Data supplied =>
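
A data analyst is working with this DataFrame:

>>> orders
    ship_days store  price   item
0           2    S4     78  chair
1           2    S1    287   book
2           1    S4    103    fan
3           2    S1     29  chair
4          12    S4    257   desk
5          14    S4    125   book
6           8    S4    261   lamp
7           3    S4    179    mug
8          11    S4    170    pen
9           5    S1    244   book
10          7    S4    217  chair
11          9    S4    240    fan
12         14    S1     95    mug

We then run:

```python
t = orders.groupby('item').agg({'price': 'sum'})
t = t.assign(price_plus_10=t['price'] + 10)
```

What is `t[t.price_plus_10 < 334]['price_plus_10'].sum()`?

1002

group by item, sum of price:
       price
item        
book     656
chair    324
desk     257
fan      343
lamp     261
mug      274
pen      170
add column price_plus_10 = t['price'] + 10:
       price  price_plus_10
item                       
book     656            666
chair    324            334
desk     257            267
fan      343            353
lamp     261            271
mug      274            284
pen      170            180
filter rows where price_plus_10 < 334:
      price  price_plus_10
item                      
desk    257            267
lamp    261            271
mug     274            284
pen     170            180
Reading off the sum of column 'price_plus_10', we get 1002.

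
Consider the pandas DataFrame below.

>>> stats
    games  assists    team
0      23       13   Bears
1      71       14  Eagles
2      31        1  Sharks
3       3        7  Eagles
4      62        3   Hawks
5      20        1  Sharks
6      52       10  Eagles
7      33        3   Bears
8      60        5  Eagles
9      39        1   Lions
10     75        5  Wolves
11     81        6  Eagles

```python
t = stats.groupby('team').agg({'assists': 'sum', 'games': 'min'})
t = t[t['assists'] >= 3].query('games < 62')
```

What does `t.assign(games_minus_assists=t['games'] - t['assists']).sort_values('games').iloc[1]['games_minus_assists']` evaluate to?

7

group by team: sum(assists), min(games):
        assists  games
team                  
Bears        16     23
Eagles       42      3
Hawks         3     62
Lions         1     39
Sharks        2     20
Wolves        5     75
filter rows where assists >= 3:
        assists  games
team                  
Bears        16     23
Eagles       42      3
Hawks         3     62
Wolves        5     75
filter rows where games < 62:
        assists  games
team                  
Bears        16     23
Eagles       42      3
add column games_minus_assists = t['games'] - t['assists']:
        assists  games  games_minus_assists
team                                       
Bears        16     23                    7
Eagles       42      3                  -39
sort by games:
        assists  games  games_minus_assists
team                                       
Eagles       42      3                  -39
Bears        16     23                    7
Then the value at position 1, column 'games_minus_assists': 7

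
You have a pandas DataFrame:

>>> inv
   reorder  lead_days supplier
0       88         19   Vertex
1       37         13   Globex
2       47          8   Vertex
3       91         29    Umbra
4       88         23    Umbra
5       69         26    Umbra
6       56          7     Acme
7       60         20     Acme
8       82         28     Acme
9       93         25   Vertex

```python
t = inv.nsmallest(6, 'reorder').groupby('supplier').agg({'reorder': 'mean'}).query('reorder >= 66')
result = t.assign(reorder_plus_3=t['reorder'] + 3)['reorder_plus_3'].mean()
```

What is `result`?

take 6 rows with smallest reorder:
   reorder  lead_days supplier
1       37         13   Globex
2       47          8   Vertex
6       56          7     Acme
7       60         20     Acme
5       69         26    Umbra
8       82         28     Acme
group by supplier, mean of reorder:
          reorder
supplier         
Acme         66.0
Globex       37.0
Umbra        69.0
Vertex       47.0
filter rows where reorder >= 66:
          reorder
supplier         
Acme         66.0
Umbra        69.0
add column reorder_plus_3 = t['reorder'] + 3:
          reorder  reorder_plus_3
supplier                         
Acme         66.0            69.0
Umbra        69.0            72.0
Then the mean of column 'reorder_plus_3': 70.5

70.5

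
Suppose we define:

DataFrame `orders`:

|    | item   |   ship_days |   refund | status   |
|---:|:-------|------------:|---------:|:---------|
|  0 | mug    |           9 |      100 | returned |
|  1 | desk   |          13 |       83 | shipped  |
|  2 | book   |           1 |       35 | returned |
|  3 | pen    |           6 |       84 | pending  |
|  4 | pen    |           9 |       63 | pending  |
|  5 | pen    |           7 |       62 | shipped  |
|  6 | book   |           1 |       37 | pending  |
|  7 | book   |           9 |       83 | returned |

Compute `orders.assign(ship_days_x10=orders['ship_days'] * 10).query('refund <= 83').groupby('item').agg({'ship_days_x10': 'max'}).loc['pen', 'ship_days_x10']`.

90

add column ship_days_x10 = orders['ship_days'] * 10:
   item  ship_days  refund    status  ship_days_x10
0   mug          9     100  returned             90
1  desk         13      83   shipped            130
2  book          1      35  returned             10
3   pen          6      84   pending             60
4   pen          9      63   pending             90
5   pen          7      62   shipped             70
6  book          1      37   pending             10
7  book          9      83  returned             90
filter rows where refund <= 83:
   item  ship_days  refund    status  ship_days_x10
1  desk         13      83   shipped            130
2  book          1      35  returned             10
4   pen          9      63   pending             90
5   pen          7      62   shipped             70
6  book          1      37   pending             10
7  book          9      83  returned             90
group by item, max of ship_days_x10:
      ship_days_x10
item               
book             90
desk            130
pen              90
Then the value at row 'pen', column 'ship_days_x10': 90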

What this task involves => From the records above, pull every line that carries the word "stats".

Reply to the exercise =>
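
>>> stats
t = stats.groupby('team').agg({'assists': 'sum', 'games': 'min'})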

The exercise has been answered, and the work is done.